**AVAILABLE RECORDS**
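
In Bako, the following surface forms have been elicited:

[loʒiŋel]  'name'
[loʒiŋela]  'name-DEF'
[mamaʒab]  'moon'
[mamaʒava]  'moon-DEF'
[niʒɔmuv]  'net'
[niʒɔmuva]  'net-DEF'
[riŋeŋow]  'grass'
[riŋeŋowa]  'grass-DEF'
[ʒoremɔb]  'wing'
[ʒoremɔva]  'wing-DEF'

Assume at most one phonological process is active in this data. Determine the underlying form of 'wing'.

/ʒoremɔb/

The root 'wing' surfaces as [ʒoremɔb] and [ʒoremɔva], with a stem-final [b] ~ [v] alternation.
The stem 'net' ([niʒɔmuv], [niʒɔmuva]) shows [v] unchanged in both environments, so [v] cannot be basic with [b] derived in isolation.
The underlying segment must be /b/; voiced stops become fricatives between vowels, yielding [v] there.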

**WHAT THE EXERCISE ASKS**
Beginning with the first line and ending with the last, restate the data word for word.

**TASK ANSWER**
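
In Bako, the following surface forms have been elicited:

[loʒiŋel]  'name'
[loʒiŋela]  'name-DEF'
[mamaʒab]  'moon'
[mamaʒava]  'moon-DEF'
[niʒɔmuv]  'net'
[niʒɔmuva]  'net-DEF'
[riŋeŋow]  'grass'
[riŋeŋowa]  'grass-DEF'
[ʒoremɔb]  'wing'
[ʒoremɔva]  'wing-DEF'

Assume at most one phonological process is active in this data. Determine the underlying form of 'wing'.

/ʒoremɔb/

The root 'wing' surfaces as [ʒoremɔb] and [ʒoremɔva], with a stem-final [b] ~ [v] alternation.
The stem 'net' ([niʒɔmuv], [niʒɔmuva]) shows [v] unchanged in both environments, so [v] cannot be basic with [b] derived in isolation.
The underlying segment must be /b/; voiced stops become fricatives between vowels, yielding [v] there.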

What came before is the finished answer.